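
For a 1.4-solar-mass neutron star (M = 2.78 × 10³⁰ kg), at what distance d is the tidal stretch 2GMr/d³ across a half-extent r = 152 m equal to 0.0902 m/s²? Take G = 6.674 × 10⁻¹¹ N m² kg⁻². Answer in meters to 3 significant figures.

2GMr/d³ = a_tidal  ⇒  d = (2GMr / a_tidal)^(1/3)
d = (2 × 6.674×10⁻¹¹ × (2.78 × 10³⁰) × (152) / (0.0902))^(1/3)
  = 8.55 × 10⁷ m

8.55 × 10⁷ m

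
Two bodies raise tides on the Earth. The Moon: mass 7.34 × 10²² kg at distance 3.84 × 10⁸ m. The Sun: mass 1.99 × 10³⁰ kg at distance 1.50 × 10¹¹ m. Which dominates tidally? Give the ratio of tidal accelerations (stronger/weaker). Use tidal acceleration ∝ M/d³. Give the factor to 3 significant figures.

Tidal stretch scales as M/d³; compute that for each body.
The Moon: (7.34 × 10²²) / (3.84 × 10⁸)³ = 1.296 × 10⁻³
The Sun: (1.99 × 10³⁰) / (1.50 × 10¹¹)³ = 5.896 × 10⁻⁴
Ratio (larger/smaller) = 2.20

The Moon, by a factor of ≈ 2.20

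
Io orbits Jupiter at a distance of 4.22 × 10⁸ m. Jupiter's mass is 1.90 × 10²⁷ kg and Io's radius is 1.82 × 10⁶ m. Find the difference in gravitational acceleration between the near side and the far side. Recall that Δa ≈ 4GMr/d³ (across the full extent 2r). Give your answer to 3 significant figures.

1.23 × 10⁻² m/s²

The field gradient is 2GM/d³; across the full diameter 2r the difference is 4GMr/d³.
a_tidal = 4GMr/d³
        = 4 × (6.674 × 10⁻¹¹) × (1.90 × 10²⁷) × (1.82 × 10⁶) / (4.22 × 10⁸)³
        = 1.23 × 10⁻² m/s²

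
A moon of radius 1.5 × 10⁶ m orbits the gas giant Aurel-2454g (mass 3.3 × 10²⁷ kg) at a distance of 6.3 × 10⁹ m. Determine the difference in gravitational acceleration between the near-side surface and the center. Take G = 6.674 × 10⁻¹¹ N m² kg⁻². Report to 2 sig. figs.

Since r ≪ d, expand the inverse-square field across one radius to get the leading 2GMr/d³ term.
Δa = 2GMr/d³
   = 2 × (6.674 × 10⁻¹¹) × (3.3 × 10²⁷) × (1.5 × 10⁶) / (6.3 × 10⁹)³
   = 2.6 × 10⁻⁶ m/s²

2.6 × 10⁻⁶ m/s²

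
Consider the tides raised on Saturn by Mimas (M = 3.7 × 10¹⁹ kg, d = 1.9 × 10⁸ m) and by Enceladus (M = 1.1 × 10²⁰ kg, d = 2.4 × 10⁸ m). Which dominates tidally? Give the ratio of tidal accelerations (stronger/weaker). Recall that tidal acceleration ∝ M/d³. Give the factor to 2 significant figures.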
────────────────────
> Aim of the exercise
Restate the listing in full, preserving every word.

> The completed task
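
For a 1.4-solar-mass neutron star (M = 2.78 × 10³⁰ kg), at what distance d is the tidal stretch 2GMr/d³ across a half-extent r = 152 m equal to 0.0902 m/s²? Take G = 6.674 × 10⁻¹¹ N m² kg⁻². Answer in meters to 3 significant figures.

2GMr/d³ = a_tidal  ⇒  d = (2GMr / a_tidal)^(1/3)
d = (2 × 6.674×10⁻¹¹ × (2.78 × 10³⁰) × (152) / (0.0902))^(1/3)
  = 8.55 × 10⁷ m

8.55 × 10⁷ m

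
Two bodies raise tides on the Earth. The Moon: mass 7.34 × 10²² kg at distance 3.84 × 10⁸ m. The Sun: mass 1.99 × 10³⁰ kg at distance 1.50 × 10¹¹ m. Which dominates tidally? Give the ratio of tidal accelerations (stronger/weaker). Use tidal acceleration ∝ M/d³. Give the factor to 3 significant figures.

Tidal stretch scales as M/d³; compute that for each body.
The Moon: (7.34 × 10²²) / (3.84 × 10⁸)³ = 1.296 × 10⁻³
The Sun: (1.99 × 10³⁰) / (1.50 × 10¹¹)³ = 5.896 × 10⁻⁴
Ratio (larger/smaller) = 2.20

The Moon, by a factor of ≈ 2.20

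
Io orbits Jupiter at a distance of 4.22 × 10⁸ m. Jupiter's mass is 1.90 × 10²⁷ kg and Io's radius is 1.82 × 10⁶ m. Find the difference in gravitational acceleration between the near side and the far side. Recall that Δa ≈ 4GMr/d³ (across the full extent 2r). Give your answer to 3 significant figures.

1.23 × 10⁻² m/s²

The field gradient is 2GM/d³; across the full diameter 2r the difference is 4GMr/d³.
a_tidal = 4GMr/d³
        = 4 × (6.674 × 10⁻¹¹) × (1.90 × 10²⁷) × (1.82 × 10⁶) / (4.22 × 10⁸)³
        = 1.23 × 10⁻² m/s²

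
A moon of radius 1.5 × 10⁶ m orbits the gas giant Aurel-2454g (mass 3.3 × 10²⁷ kg) at a distance of 6.3 × 10⁹ m. Determine the difference in gravitational acceleration between the near-side surface and the center. Take G = 6.674 × 10⁻¹¹ N m² kg⁻². Report to 2 sig. figs.

Since r ≪ d, expand the inverse-square field across one radius to get the leading 2GMr/d³ term.
Δa = 2GMr/d³
   = 2 × (6.674 × 10⁻¹¹) × (3.3 × 10²⁷) × (1.5 × 10⁶) / (6.3 × 10⁹)³
   = 2.6 × 10⁻⁶ m/s²

2.6 × 10⁻⁶ m/s²

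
Consider the tides raised on Saturn by Mimas (M = 3.7 × 10¹⁹ kg, d = 1.9 × 10⁸ m) and by Enceladus (M = 1.1 × 10²⁰ kg, d = 2.4 × 10⁸ m). Which dominates tidally? Give the ratio of tidal accelerations (stronger/weaker). Recall that tidal acceleration ∝ M/d³. Give the factor to 2 significant figures.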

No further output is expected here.